▶ [ASSIGNMENT] The listing below must be reproduced in full, exactly as written.

Segment Start: ENTRIES PROVIDED

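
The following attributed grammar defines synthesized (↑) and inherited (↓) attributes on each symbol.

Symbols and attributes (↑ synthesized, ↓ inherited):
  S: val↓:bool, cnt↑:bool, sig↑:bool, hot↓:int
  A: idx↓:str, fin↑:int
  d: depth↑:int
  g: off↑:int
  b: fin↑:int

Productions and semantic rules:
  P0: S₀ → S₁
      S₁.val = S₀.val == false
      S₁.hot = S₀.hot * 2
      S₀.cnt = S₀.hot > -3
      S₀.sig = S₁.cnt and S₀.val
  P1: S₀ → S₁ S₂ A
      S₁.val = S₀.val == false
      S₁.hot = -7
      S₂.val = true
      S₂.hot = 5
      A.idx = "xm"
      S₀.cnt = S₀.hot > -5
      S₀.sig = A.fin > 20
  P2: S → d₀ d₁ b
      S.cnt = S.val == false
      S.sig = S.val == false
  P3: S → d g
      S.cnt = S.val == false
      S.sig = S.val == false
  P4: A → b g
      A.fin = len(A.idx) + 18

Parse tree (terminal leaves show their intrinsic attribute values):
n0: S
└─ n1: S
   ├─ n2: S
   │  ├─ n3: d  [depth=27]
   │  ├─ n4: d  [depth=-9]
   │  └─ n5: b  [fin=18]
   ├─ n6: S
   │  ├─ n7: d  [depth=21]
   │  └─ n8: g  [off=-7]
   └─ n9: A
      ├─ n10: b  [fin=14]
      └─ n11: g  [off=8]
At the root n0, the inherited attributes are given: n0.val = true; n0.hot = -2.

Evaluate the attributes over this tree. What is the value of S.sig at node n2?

false

1. n0.val = true  [given at root]
2. n0.hot = -2  [given at root]
3. n1.val = false  [S₀.val == false]
4. n1.hot = -4  [S₀.hot * 2]
5. n2.val = true  [S₀.val == false]
6. n2.hot = -7  [-7]
7. n3.depth = 27  [terminal]
8. n4.depth = -9  [terminal]
9. n5.fin = 18  [terminal]
10. n2.cnt = false  [S.val == false]
11. n2.sig = false  [S.val == false]
12. n6.val = true  [true]
13. n6.hot = 5  [5]
14. n7.depth = 21  [terminal]
15. n8.off = -7  [terminal]
16. n6.cnt = false  [S.val == false]
17. n6.sig = false  [S.val == false]
18. n9.idx = "xm"  ["xm"]
19. n10.fin = 14  [terminal]
20. n11.off = 8  [terminal]
21. n9.fin = 20  [len(A.idx) + 18]
22. n1.cnt = true  [S₀.hot > -5]
23. n1.sig = false  [A.fin > 20]
24. n0.cnt = true  [S₀.hot > -3]
25. n0.sig = true  [S₁.cnt and S₀.val]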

Segment End: ENTRIES PROVIDED

▶ [TASK SOLUTION]
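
The following attributed grammar defines synthesized (↑) and inherited (↓) attributes on each symbol.

Symbols and attributes (↑ synthesized, ↓ inherited):
  S: val↓:bool, cnt↑:bool, sig↑:bool, hot↓:int
  A: idx↓:str, fin↑:int
  d: depth↑:int
  g: off↑:int
  b: fin↑:int

Productions and semantic rules:
  P0: S₀ → S₁
      S₁.val = S₀.val == false
      S₁.hot = S₀.hot * 2
      S₀.cnt = S₀.hot > -3
      S₀.sig = S₁.cnt and S₀.val
  P1: S₀ → S₁ S₂ A
      S₁.val = S₀.val == false
      S₁.hot = -7
      S₂.val = true
      S₂.hot = 5
      A.idx = "xm"
      S₀.cnt = S₀.hot > -5
      S₀.sig = A.fin > 20
  P2: S → d₀ d₁ b
      S.cnt = S.val == false
      S.sig = S.val == false
  P3: S → d g
      S.cnt = S.val == false
      S.sig = S.val == false
  P4: A → b g
      A.fin = len(A.idx) + 18

Parse tree (terminal leaves show their intrinsic attribute values):
n0: S
└─ n1: S
   ├─ n2: S
   │  ├─ n3: d  [depth=27]
   │  ├─ n4: d  [depth=-9]
   │  └─ n5: b  [fin=18]
   ├─ n6: S
   │  ├─ n7: d  [depth=21]
   │  └─ n8: g  [off=-7]
   └─ n9: A
      ├─ n10: b  [fin=14]
      └─ n11: g  [off=8]
At the root n0, the inherited attributes are given: n0.val = true; n0.hot = -2.

Evaluate the attributes over this tree. What is the value of S.sig at node n2?

false

1. n0.val = true  [given at root]
2. n0.hot = -2  [given at root]
3. n1.val = false  [S₀.val == false]
4. n1.hot = -4  [S₀.hot * 2]
5. n2.val = true  [S₀.val == false]
6. n2.hot = -7  [-7]
7. n3.depth = 27  [terminal]
8. n4.depth = -9  [terminal]
9. n5.fin = 18  [terminal]
10. n2.cnt = false  [S.val == false]
11. n2.sig = false  [S.val == false]
12. n6.val = true  [true]
13. n6.hot = 5  [5]
14. n7.depth = 21  [terminal]
15. n8.off = -7  [terminal]
16. n6.cnt = false  [S.val == false]
17. n6.sig = false  [S.val == false]
18. n9.idx = "xm"  ["xm"]
19. n10.fin = 14  [terminal]
20. n11.off = 8  [terminal]
21. n9.fin = 20  [len(A.idx) + 18]
22. n1.cnt = true  [S₀.hot > -5]
23. n1.sig = false  [A.fin > 20]
24. n0.cnt = true  [S₀.hot > -3]
25. n0.sig = true  [S₁.cnt and S₀.val]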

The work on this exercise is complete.